▸ **WORK REQUIRED**: Starting at the line that holds "Given the data [5, 20, 19, 10, 4], compute" and stopping at the line that holds "What is the arithmetic mean of the following weights?", restate the records below word for word, with both of those lines included.
--- EXERCISE MATERIALS Enclosed Below ---
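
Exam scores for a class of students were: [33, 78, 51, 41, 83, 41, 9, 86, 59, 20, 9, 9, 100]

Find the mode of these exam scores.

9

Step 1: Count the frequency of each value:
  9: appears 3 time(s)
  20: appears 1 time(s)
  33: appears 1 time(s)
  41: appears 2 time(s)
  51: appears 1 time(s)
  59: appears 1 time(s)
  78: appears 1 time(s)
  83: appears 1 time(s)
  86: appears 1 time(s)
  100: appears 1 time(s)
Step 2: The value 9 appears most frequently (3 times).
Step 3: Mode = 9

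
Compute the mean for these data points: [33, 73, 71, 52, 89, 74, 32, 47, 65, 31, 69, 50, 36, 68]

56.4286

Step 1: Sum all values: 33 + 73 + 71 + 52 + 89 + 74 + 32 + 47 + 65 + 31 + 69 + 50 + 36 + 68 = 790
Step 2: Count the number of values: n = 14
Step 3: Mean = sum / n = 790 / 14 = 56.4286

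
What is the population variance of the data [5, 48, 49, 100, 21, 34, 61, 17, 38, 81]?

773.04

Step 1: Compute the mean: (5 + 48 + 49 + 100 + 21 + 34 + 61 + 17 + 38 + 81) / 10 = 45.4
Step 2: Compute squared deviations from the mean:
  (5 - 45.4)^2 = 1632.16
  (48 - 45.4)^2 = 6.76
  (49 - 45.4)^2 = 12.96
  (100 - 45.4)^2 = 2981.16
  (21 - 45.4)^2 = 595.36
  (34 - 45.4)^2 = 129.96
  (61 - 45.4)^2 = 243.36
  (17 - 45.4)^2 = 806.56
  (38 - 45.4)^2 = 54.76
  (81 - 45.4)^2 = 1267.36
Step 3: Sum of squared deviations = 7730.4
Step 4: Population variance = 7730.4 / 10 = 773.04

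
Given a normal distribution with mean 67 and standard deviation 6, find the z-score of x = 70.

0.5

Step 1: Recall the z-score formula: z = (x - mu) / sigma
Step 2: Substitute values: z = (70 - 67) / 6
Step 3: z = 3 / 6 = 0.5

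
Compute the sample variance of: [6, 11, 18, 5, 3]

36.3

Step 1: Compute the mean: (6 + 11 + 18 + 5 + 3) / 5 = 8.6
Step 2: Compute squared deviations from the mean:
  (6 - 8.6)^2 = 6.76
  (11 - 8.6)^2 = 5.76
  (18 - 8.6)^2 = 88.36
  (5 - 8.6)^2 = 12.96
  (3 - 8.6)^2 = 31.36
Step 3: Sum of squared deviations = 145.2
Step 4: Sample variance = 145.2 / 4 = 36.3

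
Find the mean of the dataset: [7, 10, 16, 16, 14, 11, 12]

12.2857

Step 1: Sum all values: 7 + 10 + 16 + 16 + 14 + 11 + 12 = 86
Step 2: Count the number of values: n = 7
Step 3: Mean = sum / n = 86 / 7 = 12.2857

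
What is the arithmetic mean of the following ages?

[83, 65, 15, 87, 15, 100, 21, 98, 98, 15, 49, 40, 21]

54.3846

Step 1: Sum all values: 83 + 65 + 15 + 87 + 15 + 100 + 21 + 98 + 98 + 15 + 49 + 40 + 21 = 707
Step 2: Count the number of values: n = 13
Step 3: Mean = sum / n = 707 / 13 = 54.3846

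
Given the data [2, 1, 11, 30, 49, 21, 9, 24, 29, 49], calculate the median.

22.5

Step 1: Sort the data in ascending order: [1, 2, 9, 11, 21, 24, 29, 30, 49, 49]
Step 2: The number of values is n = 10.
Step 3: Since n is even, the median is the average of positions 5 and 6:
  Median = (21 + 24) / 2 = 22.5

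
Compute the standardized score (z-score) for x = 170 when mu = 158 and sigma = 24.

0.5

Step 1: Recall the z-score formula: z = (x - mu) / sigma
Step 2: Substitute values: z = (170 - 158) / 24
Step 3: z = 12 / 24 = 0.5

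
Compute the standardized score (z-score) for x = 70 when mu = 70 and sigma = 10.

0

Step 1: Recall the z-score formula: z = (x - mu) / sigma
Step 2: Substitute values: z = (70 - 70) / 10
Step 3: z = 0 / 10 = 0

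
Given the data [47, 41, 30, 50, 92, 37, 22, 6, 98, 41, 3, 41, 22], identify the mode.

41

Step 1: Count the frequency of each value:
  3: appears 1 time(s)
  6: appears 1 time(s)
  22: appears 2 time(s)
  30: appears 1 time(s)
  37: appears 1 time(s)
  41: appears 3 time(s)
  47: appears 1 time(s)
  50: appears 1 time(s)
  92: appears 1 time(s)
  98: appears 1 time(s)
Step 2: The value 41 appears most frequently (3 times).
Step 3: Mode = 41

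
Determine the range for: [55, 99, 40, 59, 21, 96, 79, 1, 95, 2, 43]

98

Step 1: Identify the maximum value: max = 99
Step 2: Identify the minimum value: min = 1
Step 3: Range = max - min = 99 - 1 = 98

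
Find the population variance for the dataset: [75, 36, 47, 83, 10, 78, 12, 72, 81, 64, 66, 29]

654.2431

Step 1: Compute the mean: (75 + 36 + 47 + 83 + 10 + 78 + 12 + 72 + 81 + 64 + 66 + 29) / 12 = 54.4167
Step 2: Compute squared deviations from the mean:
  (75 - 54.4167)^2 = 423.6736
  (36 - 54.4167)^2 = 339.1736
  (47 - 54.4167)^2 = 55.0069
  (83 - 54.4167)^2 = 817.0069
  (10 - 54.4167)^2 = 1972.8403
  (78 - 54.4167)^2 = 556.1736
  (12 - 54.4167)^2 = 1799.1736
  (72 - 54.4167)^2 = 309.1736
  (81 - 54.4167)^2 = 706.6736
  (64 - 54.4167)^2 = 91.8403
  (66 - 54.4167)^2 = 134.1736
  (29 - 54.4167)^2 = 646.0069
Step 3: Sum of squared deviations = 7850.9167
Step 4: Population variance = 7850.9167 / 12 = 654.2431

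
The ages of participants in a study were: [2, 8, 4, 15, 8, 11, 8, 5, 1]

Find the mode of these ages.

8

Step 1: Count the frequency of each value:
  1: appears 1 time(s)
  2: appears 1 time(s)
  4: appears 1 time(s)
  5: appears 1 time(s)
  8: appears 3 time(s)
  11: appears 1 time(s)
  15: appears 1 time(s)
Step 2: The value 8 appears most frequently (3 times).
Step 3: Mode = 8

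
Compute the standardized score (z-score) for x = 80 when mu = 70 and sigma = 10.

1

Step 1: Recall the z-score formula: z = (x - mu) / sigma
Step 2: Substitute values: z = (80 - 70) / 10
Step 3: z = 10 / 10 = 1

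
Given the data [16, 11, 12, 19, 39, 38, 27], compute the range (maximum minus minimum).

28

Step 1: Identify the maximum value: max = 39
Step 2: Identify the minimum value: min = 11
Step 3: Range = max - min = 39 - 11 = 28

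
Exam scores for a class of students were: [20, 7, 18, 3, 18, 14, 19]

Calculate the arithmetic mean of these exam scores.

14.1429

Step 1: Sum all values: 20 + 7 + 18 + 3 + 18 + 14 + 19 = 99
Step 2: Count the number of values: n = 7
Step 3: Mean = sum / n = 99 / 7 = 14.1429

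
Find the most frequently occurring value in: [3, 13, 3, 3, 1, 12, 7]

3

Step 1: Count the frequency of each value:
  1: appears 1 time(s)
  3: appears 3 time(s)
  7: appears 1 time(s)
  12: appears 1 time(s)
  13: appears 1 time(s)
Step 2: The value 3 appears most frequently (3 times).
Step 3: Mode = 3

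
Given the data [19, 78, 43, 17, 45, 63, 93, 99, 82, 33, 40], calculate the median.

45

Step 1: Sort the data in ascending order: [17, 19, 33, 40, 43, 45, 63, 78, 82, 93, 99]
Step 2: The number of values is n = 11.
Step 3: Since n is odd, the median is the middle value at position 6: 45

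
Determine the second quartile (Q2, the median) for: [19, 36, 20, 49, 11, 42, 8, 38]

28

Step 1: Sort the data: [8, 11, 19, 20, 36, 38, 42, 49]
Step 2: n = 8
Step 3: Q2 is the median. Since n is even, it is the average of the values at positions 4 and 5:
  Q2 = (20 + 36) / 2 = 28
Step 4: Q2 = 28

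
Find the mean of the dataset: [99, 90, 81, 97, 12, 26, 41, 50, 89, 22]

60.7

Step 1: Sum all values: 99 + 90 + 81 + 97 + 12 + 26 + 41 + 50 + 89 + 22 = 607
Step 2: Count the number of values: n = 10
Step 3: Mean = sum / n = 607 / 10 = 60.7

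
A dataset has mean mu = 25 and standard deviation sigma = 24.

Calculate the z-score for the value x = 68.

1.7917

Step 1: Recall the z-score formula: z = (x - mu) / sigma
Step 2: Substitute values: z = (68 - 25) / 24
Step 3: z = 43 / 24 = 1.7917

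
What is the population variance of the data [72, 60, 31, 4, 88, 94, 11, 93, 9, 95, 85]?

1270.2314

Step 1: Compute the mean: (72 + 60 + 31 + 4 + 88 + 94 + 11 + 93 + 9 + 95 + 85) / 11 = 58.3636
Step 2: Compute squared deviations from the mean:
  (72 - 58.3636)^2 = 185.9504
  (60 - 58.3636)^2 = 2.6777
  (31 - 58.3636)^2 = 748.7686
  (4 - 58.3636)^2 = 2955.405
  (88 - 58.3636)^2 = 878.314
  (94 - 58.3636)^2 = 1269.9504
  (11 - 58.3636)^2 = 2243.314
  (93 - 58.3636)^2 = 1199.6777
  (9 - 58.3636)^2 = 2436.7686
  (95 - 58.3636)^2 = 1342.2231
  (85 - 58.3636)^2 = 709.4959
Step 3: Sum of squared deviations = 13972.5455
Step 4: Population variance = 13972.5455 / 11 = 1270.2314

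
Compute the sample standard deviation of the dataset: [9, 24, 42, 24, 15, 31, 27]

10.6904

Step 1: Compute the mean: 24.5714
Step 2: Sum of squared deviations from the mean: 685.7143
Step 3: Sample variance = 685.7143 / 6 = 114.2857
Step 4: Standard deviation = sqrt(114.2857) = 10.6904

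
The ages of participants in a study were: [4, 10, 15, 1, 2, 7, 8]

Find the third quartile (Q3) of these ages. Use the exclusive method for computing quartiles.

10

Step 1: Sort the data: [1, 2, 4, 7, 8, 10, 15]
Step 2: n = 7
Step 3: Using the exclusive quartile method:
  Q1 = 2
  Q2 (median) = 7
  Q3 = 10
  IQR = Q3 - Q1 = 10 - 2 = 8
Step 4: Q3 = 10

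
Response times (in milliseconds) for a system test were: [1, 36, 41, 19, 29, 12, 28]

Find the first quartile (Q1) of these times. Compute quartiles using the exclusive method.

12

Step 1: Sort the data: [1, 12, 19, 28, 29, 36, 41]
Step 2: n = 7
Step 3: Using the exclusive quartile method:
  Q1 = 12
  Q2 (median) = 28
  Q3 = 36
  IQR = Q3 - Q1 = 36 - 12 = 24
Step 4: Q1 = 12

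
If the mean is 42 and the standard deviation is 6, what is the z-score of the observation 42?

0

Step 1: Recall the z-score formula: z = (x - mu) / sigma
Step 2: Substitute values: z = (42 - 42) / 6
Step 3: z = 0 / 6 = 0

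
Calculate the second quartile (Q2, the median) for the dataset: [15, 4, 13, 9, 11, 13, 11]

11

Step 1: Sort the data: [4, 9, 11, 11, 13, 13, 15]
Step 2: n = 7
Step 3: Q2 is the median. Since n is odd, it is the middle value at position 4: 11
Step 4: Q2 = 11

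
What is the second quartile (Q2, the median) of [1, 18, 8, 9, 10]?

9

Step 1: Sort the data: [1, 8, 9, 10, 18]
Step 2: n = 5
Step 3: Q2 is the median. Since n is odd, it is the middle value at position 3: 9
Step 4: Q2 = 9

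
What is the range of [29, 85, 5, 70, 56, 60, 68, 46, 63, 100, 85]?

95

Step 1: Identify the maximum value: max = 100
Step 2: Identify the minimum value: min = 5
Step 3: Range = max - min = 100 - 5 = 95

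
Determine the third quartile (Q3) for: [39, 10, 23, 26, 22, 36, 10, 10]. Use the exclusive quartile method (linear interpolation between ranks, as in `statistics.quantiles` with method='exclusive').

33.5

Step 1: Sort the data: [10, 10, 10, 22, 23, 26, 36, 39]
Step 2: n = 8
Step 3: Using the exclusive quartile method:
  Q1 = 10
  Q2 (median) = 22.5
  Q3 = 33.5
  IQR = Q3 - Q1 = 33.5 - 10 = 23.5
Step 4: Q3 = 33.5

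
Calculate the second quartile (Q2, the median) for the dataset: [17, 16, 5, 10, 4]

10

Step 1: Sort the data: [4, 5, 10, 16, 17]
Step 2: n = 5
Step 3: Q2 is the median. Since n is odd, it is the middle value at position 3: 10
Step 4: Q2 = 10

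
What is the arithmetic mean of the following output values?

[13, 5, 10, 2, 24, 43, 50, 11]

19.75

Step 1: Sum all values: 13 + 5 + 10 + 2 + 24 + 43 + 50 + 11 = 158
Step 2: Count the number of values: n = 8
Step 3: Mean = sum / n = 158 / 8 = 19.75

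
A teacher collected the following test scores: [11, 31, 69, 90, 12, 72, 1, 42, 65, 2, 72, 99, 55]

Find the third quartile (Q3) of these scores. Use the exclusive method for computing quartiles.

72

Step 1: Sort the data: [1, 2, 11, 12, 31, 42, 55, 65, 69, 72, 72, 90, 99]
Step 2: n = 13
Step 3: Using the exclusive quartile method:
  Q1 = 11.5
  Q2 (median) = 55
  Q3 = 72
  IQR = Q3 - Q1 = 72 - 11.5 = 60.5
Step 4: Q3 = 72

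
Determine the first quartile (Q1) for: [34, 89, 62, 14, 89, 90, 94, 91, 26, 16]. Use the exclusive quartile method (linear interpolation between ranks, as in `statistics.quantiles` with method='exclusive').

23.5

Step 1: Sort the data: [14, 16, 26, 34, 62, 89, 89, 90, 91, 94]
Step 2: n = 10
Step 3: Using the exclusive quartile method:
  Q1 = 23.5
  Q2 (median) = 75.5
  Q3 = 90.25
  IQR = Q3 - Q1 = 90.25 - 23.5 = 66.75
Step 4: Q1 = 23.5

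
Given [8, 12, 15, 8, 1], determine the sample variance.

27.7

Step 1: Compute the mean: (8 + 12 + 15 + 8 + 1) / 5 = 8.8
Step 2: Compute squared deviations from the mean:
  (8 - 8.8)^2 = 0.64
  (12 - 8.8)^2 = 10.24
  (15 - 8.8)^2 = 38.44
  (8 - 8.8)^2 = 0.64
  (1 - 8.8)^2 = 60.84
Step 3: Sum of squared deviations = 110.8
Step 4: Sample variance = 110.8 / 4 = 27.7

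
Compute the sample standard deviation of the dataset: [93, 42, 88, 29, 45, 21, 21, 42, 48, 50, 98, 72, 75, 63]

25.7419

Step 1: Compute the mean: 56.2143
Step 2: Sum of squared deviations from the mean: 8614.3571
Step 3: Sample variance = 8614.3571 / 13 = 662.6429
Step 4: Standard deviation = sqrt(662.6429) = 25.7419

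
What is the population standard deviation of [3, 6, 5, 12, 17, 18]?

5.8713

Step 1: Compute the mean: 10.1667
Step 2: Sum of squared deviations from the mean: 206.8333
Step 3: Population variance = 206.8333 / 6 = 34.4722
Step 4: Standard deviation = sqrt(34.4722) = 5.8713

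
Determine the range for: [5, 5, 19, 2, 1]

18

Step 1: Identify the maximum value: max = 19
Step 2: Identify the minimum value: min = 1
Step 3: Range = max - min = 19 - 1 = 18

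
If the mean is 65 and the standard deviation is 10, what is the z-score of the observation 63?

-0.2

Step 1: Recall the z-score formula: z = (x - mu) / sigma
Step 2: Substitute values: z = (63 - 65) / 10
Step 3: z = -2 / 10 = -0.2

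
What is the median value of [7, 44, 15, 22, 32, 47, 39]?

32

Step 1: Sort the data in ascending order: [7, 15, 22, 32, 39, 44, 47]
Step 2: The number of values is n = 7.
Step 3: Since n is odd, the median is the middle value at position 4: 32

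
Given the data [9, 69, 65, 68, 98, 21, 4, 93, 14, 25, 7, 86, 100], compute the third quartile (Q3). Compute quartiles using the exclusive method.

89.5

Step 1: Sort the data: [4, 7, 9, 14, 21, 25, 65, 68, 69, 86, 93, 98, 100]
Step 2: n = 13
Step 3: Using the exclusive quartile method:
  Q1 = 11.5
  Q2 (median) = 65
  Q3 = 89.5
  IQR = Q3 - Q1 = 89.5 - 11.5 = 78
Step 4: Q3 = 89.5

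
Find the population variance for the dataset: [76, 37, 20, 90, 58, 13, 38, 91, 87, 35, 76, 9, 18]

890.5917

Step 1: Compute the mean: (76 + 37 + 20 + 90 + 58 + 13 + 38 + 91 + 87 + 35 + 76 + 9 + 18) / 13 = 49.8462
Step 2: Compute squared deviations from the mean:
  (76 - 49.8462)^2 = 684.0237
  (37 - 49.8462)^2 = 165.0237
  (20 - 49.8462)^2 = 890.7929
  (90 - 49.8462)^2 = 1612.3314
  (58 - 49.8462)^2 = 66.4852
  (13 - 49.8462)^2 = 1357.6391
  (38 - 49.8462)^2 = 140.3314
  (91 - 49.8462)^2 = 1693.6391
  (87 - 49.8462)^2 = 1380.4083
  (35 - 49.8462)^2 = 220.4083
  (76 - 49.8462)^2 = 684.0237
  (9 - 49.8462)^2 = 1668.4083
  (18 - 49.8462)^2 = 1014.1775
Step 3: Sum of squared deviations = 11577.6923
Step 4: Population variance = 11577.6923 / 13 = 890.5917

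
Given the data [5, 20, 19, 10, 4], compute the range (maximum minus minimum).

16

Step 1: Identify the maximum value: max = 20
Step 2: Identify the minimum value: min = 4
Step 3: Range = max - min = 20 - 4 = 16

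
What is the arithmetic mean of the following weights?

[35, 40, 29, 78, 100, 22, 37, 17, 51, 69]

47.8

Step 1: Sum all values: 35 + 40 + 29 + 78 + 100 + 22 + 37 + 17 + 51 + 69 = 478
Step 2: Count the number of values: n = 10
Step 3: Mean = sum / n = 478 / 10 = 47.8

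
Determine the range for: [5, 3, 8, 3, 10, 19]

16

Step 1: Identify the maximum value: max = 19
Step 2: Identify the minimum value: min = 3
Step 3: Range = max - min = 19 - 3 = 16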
--- End of Enclosed EXERCISE MATERIALS ---
▸ **ANSWER TO THIS PROBLEM**:
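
Given the data [5, 20, 19, 10, 4], compute the range (maximum minus minimum).

16

Step 1: Identify the maximum value: max = 20
Step 2: Identify the minimum value: min = 4
Step 3: Range = max - min = 20 - 4 = 16

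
What is the arithmetic mean of the following weights?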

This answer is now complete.